Stored data entries:

____

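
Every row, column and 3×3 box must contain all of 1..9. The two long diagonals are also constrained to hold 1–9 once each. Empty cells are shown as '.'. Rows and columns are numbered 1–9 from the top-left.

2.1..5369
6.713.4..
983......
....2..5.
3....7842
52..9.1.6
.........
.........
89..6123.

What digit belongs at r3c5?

4

r1c2 = 4: row 1 has {1,2,3,5,6,9}; col 2 has {2,8,9}; box has {1,2,3,6,7,8,9} → only 4 remains.
r2c2 = 5: row 2 has {1,3,4,6,7}; col 2 has {2,4,8,9}; box has {1,2,3,4,6,7,8,9}; main diagonal has {2,3} → only 5 remains.
r2c8 = 2: row 2 has {1,3,4,5,6,7}; col 8 has {3,4,5,6}; box has {3,4,6,9}; anti-diagonal has {8,9} → only 2 remains.
r2c9 = 8: row 2 has {1,2,3,4,5,6,7}; col 9 has {2,6,9}; box has {2,3,4,6,9} → only 8 remains.
r5c5 = 1: row 5 has {2,3,4,7,8}; col 5 has {2,3,6,9}; box has {2,7,9}; main diagonal has {2,3,5}; anti-diagonal has {2,8,9} → only 1 remains.
r6c8 = 7: row 6 has {1,2,5,6,9}; col 8 has {2,3,4,5,6}; box has {1,2,4,5,6,8} → only 7 remains.
r2c6 = 9: row 2 has {1,2,3,4,5,6,7,8}; col 6 has {1,5,7}; box has {1,3,5} → only 9 remains.
r3c8 = 1: row 3 has {3,8,9}; col 8 has {2,3,4,5,6,7}; box has {2,3,4,6,8,9} → only 1 remains.
r4c7 = 9: row 4 has {2,5}; col 7 has {1,2,3,4,8}; box has {1,2,4,5,6,7,8} → only 9 remains.
r4c9 = 3: row 4 has {2,5,9}; col 9 has {2,6,8,9}; box has {1,2,4,5,6,7,8,9} → only 3 remains.
r5c2 = 6: row 5 has {1,2,3,4,7,8}; col 2 has {2,4,5,8,9}; box has {2,3,5} → only 6 remains.
r5c3 = 9: row 5 has {1,2,3,4,6,7,8}; col 3 has {1,3,7}; box has {2,3,5,6} → only 9 remains.
r5c4 = 5: row 5 has {1,2,3,4,6,7,8,9}; col 4 has {1}; box has {1,2,7,9} → only 5 remains.
r6c4 = 3: in row 6, 3 can only go here (every other open cell in that row sees a 3).
r8c2 = 7: row 8 has {}; col 2 has {2,4,5,6,8,9}; box has {8,9}; anti-diagonal has {1,2,3,8,9} → only 7 remains.
r3c7 = 5: row 3 has {1,3,8,9}; col 7 has {1,2,3,4,8,9}; box has {1,2,3,4,6,8,9}; anti-diagonal has {1,2,3,7,8,9} → only 5 remains.
r3c9 = 7: row 3 has {1,3,5,8,9}; col 9 has {2,3,6,8,9}; box has {1,2,3,4,5,6,8,9} → only 7 remains.
r4c2 = 1: row 4 has {2,3,5,9}; col 2 has {2,4,5,6,7,8,9}; box has {2,3,5,6,9} → only 1 remains.
r7c2 = 3: row 7 has {}; col 2 has {1,2,4,5,6,7,8,9}; box has {7,8,9} → only 3 remains.
r8c7 = 6: row 8 has {7}; col 7 has {1,2,3,4,5,8,9}; box has {2,3} → only 6 remains.
r9c9 = 4: row 9 has {1,2,3,6,8,9}; col 9 has {2,3,6,7,8,9}; box has {2,3,6}; main diagonal has {1,2,3,5} → only 4 remains.
r3c5 = 4: row 3 has {1,3,5,7,8,9}; col 5 has {1,2,3,6,9}; box has {1,3,5,9} → only 4 remains.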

____

What to work on:
From the data above, copy each line with the string "anti" in it.

Output below:
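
r2c8 = 2: row 2 has {1,3,4,5,6,7}; col 8 has {3,4,5,6}; box has {3,4,6,9}; anti-diagonal has {8,9} → only 2 remains.
r5c5 = 1: row 5 has {2,3,4,7,8}; col 5 has {2,3,6,9}; box has {2,7,9}; main diagonal has {2,3,5}; anti-diagonal has {2,8,9} → only 1 remains.
r8c2 = 7: row 8 has {}; col 2 has {2,4,5,6,8,9}; box has {8,9}; anti-diagonal has {1,2,3,8,9} → only 7 remains.
r3c7 = 5: row 3 has {1,3,8,9}; col 7 has {1,2,3,4,8,9}; box has {1,2,3,4,6,8,9}; anti-diagonal has {1,2,3,7,8,9} → only 5 remains.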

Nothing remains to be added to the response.